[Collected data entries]
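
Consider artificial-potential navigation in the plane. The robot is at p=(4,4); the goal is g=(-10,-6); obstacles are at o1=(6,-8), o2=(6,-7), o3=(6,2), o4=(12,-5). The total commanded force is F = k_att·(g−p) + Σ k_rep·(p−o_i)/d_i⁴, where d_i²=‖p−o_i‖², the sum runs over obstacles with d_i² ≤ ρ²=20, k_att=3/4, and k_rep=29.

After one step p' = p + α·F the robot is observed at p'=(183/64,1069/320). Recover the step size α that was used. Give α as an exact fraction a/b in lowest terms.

α = 1/10

F_att = 3/4·(g−p) = 3/4·(-14,-10) = (-10.5000,-7.5000)
o1: d²=148 > ρ²=20 → inactive
o2: d²=125 > ρ²=20 → inactive
o3: d²=8 ≤ ρ²=20; F_rep = 29·(-2,2)/8² = (-0.9062,0.9062)
o4: d²=145 > ρ²=20 → inactive
F = F_att + ΣF_rep = (-11.4062,-6.5938)
Δp = p'−p = (-1.1406,-0.6594); α = Δx/Fx = (-73/64) / (-365/32) = 1/10
check: Δy/Fy = (-211/320) / (-211/32) = 1/10 ✓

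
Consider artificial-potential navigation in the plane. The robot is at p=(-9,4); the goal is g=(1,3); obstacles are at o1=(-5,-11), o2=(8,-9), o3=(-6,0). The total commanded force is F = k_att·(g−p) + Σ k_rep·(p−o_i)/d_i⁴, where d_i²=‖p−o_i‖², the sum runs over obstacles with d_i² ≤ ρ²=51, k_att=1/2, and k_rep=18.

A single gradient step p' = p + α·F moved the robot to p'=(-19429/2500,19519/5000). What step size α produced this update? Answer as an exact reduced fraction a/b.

α = 1/4

F_att = 1/2·(g−p) = 1/2·(10,-1) = (5.0000,-0.5000)
o1: d²=241 > ρ²=51 → inactive
o2: d²=458 > ρ²=51 → inactive
o3: d²=25 ≤ ρ²=51; F_rep = 18·(-3,4)/25² = (-0.0864,0.1152)
F = F_att + ΣF_rep = (4.9136,-0.3848)
Δp = p'−p = (1.2284,-0.0962); α = Δx/Fx = (3071/2500) / (3071/625) = 1/4
check: Δy/Fy = (-481/5000) / (-481/1250) = 1/4 ✓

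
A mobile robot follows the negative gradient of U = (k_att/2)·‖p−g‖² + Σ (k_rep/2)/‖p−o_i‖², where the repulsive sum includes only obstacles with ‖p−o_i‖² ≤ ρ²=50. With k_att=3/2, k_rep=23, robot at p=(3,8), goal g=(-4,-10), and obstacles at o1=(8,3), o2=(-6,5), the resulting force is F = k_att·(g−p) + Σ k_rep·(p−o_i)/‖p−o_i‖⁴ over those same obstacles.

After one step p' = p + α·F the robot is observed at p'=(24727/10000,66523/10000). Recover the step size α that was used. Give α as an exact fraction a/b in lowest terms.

α = 1/20

F_att = 3/2·(g−p) = 3/2·(-7,-18) = (-10.5000,-27.0000)
o1: d²=50 ≤ ρ²=50; F_rep = 23·(-5,5)/50² = (-0.0460,0.0460)
o2: d²=90 > ρ²=50 → inactive
F = F_att + ΣF_rep = (-10.5460,-26.9540)
Δp = p'−p = (-0.5273,-1.3477); α = Δx/Fx = (-5273/10000) / (-5273/500) = 1/20
check: Δy/Fy = (-13477/10000) / (-13477/500) = 1/20 ✓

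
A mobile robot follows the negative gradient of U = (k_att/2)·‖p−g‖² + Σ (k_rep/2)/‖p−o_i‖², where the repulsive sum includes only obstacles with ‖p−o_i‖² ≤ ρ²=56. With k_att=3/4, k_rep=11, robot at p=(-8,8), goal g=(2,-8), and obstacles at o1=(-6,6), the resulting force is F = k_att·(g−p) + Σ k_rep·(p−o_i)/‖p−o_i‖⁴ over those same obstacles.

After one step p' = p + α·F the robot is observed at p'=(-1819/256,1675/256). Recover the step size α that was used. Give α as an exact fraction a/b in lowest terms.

F_att = 3/4·(g−p) = 3/4·(10,-16) = (7.5000,-12.0000)
o1: d²=8 ≤ ρ²=56; F_rep = 11·(-2,2)/8² = (-0.3438,0.3438)
F = F_att + ΣF_rep = (7.1562,-11.6562)
Δp = p'−p = (0.8945,-1.4570); α = Δx/Fx = (229/256) / (229/32) = 1/8
check: Δy/Fy = (-373/256) / (-373/32) = 1/8 ✓

α = 1/8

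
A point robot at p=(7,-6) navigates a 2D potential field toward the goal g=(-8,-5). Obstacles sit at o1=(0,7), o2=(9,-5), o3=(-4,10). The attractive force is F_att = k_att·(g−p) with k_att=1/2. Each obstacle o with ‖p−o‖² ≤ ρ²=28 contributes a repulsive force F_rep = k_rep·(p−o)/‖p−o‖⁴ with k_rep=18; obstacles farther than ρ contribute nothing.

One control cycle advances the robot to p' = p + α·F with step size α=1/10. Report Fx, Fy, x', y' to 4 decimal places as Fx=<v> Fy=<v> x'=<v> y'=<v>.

F_att = 1/2·(g−p) = 1/2·(-15,1) = (-7.5000,0.5000)
o1: d²=218 > ρ²=28 → inactive
o2: d²=5 ≤ ρ²=28; F_rep = 18·(-2,-1)/5² = (-1.4400,-0.7200)
o3: d²=377 > ρ²=28 → inactive
F = F_att + ΣF_rep = (-8.9400,-0.2200)
p' = p + 1/10·F = (6.1060,-6.0220)

Fx=-8.9400 Fy=-0.2200 x'=6.1060 y'=-6.0220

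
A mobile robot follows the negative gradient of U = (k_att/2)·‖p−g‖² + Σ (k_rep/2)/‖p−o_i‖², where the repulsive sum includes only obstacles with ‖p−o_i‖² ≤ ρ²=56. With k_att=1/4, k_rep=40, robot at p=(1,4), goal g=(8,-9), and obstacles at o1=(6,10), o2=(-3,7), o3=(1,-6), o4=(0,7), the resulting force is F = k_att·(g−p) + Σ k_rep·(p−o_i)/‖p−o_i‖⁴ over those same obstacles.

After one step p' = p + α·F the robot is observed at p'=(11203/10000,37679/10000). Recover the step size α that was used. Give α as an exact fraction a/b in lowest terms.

F_att = 1/4·(g−p) = 1/4·(7,-13) = (1.7500,-3.2500)
o1: d²=61 > ρ²=56 → inactive
o2: d²=25 ≤ ρ²=56; F_rep = 40·(4,-3)/25² = (0.2560,-0.1920)
o3: d²=100 > ρ²=56 → inactive
o4: d²=10 ≤ ρ²=56; F_rep = 40·(1,-3)/10² = (0.4000,-1.2000)
F = F_att + ΣF_rep = (2.4060,-4.6420)
Δp = p'−p = (0.1203,-0.2321); α = Δx/Fx = (1203/10000) / (1203/500) = 1/20
check: Δy/Fy = (-2321/10000) / (-2321/500) = 1/20 ✓

α = 1/20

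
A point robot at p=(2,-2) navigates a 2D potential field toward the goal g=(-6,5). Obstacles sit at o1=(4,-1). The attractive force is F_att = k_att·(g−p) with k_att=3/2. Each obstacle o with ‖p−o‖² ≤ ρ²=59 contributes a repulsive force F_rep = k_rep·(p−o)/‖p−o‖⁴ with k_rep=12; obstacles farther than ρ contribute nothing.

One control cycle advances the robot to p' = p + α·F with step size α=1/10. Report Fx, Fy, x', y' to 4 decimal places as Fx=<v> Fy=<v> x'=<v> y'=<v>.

Fx=-12.9600 Fy=10.0200 x'=0.7040 y'=-0.9980

F_att = 3/2·(g−p) = 3/2·(-8,7) = (-12.0000,10.5000)
o1: d²=5 ≤ ρ²=59; F_rep = 12·(-2,-1)/5² = (-0.9600,-0.4800)
F = F_att + ΣF_rep = (-12.9600,10.0200)
p' = p + 1/10·F = (0.7040,-0.9980)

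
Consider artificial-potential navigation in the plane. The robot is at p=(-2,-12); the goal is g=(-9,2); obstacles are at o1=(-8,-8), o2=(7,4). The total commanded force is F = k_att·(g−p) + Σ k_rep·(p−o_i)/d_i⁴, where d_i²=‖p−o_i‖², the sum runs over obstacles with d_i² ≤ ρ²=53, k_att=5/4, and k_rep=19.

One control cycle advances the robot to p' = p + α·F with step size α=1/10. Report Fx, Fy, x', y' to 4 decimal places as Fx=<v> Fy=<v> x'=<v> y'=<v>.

F_att = 5/4·(g−p) = 5/4·(-7,14) = (-8.7500,17.5000)
o1: d²=52 ≤ ρ²=53; F_rep = 19·(6,-4)/52² = (0.0422,-0.0281)
o2: d²=337 > ρ²=53 → inactive
F = F_att + ΣF_rep = (-8.7078,17.4719)
p' = p + 1/10·F = (-2.8708,-10.2528)

Fx=-8.7078 Fy=17.4719 x'=-2.8708 y'=-10.2528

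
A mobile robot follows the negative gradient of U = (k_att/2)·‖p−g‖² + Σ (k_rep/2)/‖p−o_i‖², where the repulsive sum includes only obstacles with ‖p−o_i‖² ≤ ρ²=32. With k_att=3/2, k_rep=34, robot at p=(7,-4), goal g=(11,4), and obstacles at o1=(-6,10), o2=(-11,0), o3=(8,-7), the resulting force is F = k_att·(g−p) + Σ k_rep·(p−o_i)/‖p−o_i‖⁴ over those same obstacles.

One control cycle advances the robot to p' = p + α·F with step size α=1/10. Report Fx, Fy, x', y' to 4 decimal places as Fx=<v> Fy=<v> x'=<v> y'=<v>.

Fx=5.6600 Fy=13.0200 x'=7.5660 y'=-2.6980

F_att = 3/2·(g−p) = 3/2·(4,8) = (6.0000,12.0000)
o1: d²=365 > ρ²=32 → inactive
o2: d²=340 > ρ²=32 → inactive
o3: d²=10 ≤ ρ²=32; F_rep = 34·(-1,3)/10² = (-0.3400,1.0200)
F = F_att + ΣF_rep = (5.6600,13.0200)
p' = p + 1/10·F = (7.5660,-2.6980)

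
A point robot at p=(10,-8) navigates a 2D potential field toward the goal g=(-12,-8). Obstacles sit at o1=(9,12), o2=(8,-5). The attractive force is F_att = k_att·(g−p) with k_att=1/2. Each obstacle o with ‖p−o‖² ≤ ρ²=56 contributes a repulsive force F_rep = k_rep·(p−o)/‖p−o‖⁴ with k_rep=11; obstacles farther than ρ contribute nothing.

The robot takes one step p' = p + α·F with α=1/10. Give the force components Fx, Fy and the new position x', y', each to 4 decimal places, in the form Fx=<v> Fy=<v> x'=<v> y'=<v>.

Fx=-10.8698 Fy=-0.1953 x'=8.9130 y'=-8.0195

F_att = 1/2·(g−p) = 1/2·(-22,0) = (-11.0000,0.0000)
o1: d²=401 > ρ²=56 → inactive
o2: d²=13 ≤ ρ²=56; F_rep = 11·(2,-3)/13² = (0.1302,-0.1953)
F = F_att + ΣF_rep = (-10.8698,-0.1953)
p' = p + 1/10·F = (8.9130,-8.0195)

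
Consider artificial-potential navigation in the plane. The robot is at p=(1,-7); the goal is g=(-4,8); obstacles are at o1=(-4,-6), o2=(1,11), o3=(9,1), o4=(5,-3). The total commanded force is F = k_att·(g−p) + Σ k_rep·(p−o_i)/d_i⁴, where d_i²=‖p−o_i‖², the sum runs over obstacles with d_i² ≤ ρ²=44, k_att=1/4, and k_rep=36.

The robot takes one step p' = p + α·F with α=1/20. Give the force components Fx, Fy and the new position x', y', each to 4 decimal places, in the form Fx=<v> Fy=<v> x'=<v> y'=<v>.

Fx=-1.1244 Fy=3.5561 x'=0.9438 y'=-6.8222

F_att = 1/4·(g−p) = 1/4·(-5,15) = (-1.2500,3.7500)
o1: d²=26 ≤ ρ²=44; F_rep = 36·(5,-1)/26² = (0.2663,-0.0533)
o2: d²=324 > ρ²=44 → inactive
o3: d²=128 > ρ²=44 → inactive
o4: d²=32 ≤ ρ²=44; F_rep = 36·(-4,-4)/32² = (-0.1406,-0.1406)
F = F_att + ΣF_rep = (-1.1244,3.5561)
p' = p + 1/20·F = (0.9438,-6.8222)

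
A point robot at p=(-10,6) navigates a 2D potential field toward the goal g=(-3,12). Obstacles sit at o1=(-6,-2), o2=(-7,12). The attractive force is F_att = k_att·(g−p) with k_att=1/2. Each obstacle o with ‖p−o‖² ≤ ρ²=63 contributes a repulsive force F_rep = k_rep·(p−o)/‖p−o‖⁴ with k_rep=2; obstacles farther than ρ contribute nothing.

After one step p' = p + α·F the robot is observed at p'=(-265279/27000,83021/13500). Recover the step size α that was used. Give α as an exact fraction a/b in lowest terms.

F_att = 1/2·(g−p) = 1/2·(7,6) = (3.5000,3.0000)
o1: d²=80 > ρ²=63 → inactive
o2: d²=45 ≤ ρ²=63; F_rep = 2·(-3,-6)/45² = (-0.0030,-0.0059)
F = F_att + ΣF_rep = (3.4970,2.9941)
Δp = p'−p = (0.1749,0.1497); α = Δx/Fx = (4721/27000) / (4721/1350) = 1/20
check: Δy/Fy = (2021/13500) / (2021/675) = 1/20 ✓

α = 1/20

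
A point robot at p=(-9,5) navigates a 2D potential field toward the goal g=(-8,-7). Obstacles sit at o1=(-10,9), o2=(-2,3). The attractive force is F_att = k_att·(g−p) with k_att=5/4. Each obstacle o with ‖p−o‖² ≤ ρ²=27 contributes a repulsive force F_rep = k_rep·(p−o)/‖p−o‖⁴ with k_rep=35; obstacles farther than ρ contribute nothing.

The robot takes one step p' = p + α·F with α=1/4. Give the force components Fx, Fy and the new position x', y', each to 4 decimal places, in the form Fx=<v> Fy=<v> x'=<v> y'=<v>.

F_att = 5/4·(g−p) = 5/4·(1,-12) = (1.2500,-15.0000)
o1: d²=17 ≤ ρ²=27; F_rep = 35·(1,-4)/17² = (0.1211,-0.4844)
o2: d²=53 > ρ²=27 → inactive
F = F_att + ΣF_rep = (1.3711,-15.4844)
p' = p + 1/4·F = (-8.6572,1.1289)

Fx=1.3711 Fy=-15.4844 x'=-8.6572 y'=1.1289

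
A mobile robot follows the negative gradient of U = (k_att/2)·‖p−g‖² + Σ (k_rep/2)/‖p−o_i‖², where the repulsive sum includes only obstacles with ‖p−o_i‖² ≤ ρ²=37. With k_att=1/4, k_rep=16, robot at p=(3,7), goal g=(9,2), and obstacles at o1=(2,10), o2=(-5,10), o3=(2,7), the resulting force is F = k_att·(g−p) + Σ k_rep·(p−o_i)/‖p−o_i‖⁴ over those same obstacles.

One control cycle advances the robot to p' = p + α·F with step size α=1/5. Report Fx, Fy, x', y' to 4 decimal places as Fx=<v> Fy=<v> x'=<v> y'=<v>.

Fx=17.6600 Fy=-1.7300 x'=6.5320 y'=6.6540

F_att = 1/4·(g−p) = 1/4·(6,-5) = (1.5000,-1.2500)
o1: d²=10 ≤ ρ²=37; F_rep = 16·(1,-3)/10² = (0.1600,-0.4800)
o2: d²=73 > ρ²=37 → inactive
o3: d²=1 ≤ ρ²=37; F_rep = 16·(1,0)/1² = (16.0000,0.0000)
F = F_att + ΣF_rep = (17.6600,-1.7300)
p' = p + 1/5·F = (6.5320,6.6540)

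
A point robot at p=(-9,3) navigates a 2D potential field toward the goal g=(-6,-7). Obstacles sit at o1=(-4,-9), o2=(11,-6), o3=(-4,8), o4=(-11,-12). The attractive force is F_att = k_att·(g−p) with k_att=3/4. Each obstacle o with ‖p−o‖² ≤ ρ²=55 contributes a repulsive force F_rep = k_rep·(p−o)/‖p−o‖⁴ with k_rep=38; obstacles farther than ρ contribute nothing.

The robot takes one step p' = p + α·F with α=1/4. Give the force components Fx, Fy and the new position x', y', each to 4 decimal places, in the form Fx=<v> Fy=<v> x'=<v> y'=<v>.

F_att = 3/4·(g−p) = 3/4·(3,-10) = (2.2500,-7.5000)
o1: d²=169 > ρ²=55 → inactive
o2: d²=481 > ρ²=55 → inactive
o3: d²=50 ≤ ρ²=55; F_rep = 38·(-5,-5)/50² = (-0.0760,-0.0760)
o4: d²=229 > ρ²=55 → inactive
F = F_att + ΣF_rep = (2.1740,-7.5760)
p' = p + 1/4·F = (-8.4565,1.1060)

Fx=2.1740 Fy=-7.5760 x'=-8.4565 y'=1.1060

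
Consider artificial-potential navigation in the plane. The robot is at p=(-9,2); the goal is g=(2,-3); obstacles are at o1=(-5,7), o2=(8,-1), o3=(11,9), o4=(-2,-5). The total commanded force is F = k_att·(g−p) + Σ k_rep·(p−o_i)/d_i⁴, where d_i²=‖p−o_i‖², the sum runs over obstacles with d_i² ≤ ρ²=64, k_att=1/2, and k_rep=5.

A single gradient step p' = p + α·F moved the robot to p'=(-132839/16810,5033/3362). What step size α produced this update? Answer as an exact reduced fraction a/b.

α = 1/5

F_att = 1/2·(g−p) = 1/2·(11,-5) = (5.5000,-2.5000)
o1: d²=41 ≤ ρ²=64; F_rep = 5·(-4,-5)/41² = (-0.0119,-0.0149)
o2: d²=298 > ρ²=64 → inactive
o3: d²=449 > ρ²=64 → inactive
o4: d²=98 > ρ²=64 → inactive
F = F_att + ΣF_rep = (5.4881,-2.5149)
Δp = p'−p = (1.0976,-0.5030); α = Δx/Fx = (18451/16810) / (18451/3362) = 1/5
check: Δy/Fy = (-1691/3362) / (-8455/3362) = 1/5 ✓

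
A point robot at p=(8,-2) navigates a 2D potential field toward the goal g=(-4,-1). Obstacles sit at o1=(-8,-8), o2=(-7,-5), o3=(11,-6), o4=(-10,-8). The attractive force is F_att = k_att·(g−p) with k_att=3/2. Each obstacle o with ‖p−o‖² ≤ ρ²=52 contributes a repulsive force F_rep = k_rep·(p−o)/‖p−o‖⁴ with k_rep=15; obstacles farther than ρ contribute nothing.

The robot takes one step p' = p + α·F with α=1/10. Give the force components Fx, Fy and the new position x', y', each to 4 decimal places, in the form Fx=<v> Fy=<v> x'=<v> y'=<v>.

Fx=-18.0720 Fy=1.5960 x'=6.1928 y'=-1.8404

F_att = 3/2·(g−p) = 3/2·(-12,1) = (-18.0000,1.5000)
o1: d²=292 > ρ²=52 → inactive
o2: d²=234 > ρ²=52 → inactive
o3: d²=25 ≤ ρ²=52; F_rep = 15·(-3,4)/25² = (-0.0720,0.0960)
o4: d²=360 > ρ²=52 → inactive
F = F_att + ΣF_rep = (-18.0720,1.5960)
p' = p + 1/10·F = (6.1928,-1.8404)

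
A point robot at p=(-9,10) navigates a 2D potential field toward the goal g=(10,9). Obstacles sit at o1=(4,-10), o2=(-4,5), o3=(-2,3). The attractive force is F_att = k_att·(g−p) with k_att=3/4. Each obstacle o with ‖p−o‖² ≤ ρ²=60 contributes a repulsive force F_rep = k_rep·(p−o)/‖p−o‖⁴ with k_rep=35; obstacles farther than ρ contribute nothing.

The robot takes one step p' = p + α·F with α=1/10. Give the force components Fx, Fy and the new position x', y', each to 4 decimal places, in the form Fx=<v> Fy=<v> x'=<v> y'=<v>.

Fx=14.1800 Fy=-0.6800 x'=-7.5820 y'=9.9320

F_att = 3/4·(g−p) = 3/4·(19,-1) = (14.2500,-0.7500)
o1: d²=569 > ρ²=60 → inactive
o2: d²=50 ≤ ρ²=60; F_rep = 35·(-5,5)/50² = (-0.0700,0.0700)
o3: d²=98 > ρ²=60 → inactive
F = F_att + ΣF_rep = (14.1800,-0.6800)
p' = p + 1/10·F = (-7.5820,9.9320)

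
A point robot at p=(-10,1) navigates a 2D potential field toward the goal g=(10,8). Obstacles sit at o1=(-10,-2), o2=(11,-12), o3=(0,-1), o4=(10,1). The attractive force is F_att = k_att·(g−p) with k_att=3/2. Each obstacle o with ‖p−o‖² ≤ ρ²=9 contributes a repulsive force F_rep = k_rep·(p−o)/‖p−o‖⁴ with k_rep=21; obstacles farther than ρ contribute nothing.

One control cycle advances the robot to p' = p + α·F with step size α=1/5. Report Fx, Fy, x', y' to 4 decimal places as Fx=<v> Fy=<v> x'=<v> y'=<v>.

F_att = 3/2·(g−p) = 3/2·(20,7) = (30.0000,10.5000)
o1: d²=9 ≤ ρ²=9; F_rep = 21·(0,3)/9² = (0.0000,0.7778)
o2: d²=610 > ρ²=9 → inactive
o3: d²=104 > ρ²=9 → inactive
o4: d²=400 > ρ²=9 → inactive
F = F_att + ΣF_rep = (30.0000,11.2778)
p' = p + 1/5·F = (-4.0000,3.2556)

Fx=30.0000 Fy=11.2778 x'=-4.0000 y'=3.2556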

### EXERCISE
An exact copy of the lines above between the line holding "observed at p'=(-1819/256,1675/256)." and the line holding "k_att=1/4, k_rep=40, robot", inclusive, is the whole answer.

### WRITTEN RESPONSE
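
After one step p' = p + α·F the robot is observed at p'=(-1819/256,1675/256). Recover the step size α that was used. Give α as an exact fraction a/b in lowest terms.

F_att = 3/4·(g−p) = 3/4·(10,-16) = (7.5000,-12.0000)
o1: d²=8 ≤ ρ²=56; F_rep = 11·(-2,2)/8² = (-0.3438,0.3438)
F = F_att + ΣF_rep = (7.1562,-11.6562)
Δp = p'−p = (0.8945,-1.4570); α = Δx/Fx = (229/256) / (229/32) = 1/8
check: Δy/Fy = (-373/256) / (-373/32) = 1/8 ✓

α = 1/8

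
A point robot at p=(7,-6) navigates a 2D potential field toward the goal g=(-8,-5). Obstacles sit at o1=(0,7), o2=(9,-5), o3=(-4,10). The attractive force is F_att = k_att·(g−p) with k_att=1/2. Each obstacle o with ‖p−o‖² ≤ ρ²=28 contributes a repulsive force F_rep = k_rep·(p−o)/‖p−o‖⁴ with k_rep=18; obstacles farther than ρ contribute nothing.

One control cycle advances the robot to p' = p + α·F with step size α=1/10. Report Fx, Fy, x', y' to 4 decimal places as Fx=<v> Fy=<v> x'=<v> y'=<v>.

F_att = 1/2·(g−p) = 1/2·(-15,1) = (-7.5000,0.5000)
o1: d²=218 > ρ²=28 → inactive
o2: d²=5 ≤ ρ²=28; F_rep = 18·(-2,-1)/5² = (-1.4400,-0.7200)
o3: d²=377 > ρ²=28 → inactive
F = F_att + ΣF_rep = (-8.9400,-0.2200)
p' = p + 1/10·F = (6.1060,-6.0220)

Fx=-8.9400 Fy=-0.2200 x'=6.1060 y'=-6.0220

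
A mobile robot follows the negative gradient of U = (k_att/2)·‖p−g‖² + Σ (k_rep/2)/‖p−o_i‖², where the repulsive sum includes only obstacles with ‖p−o_i‖² ≤ ρ²=56. With k_att=1/4, k_rep=40, robot at p=(1,4), goal g=(8,-9), and obstacles at o1=(6,10), o2=(-3,7), o3=(1,-6), o4=(0,7), the resulting force is F = k_att·(g−p) + Σ k_rep·(p−o_i)/‖p−o_i‖⁴ over those same obstacles.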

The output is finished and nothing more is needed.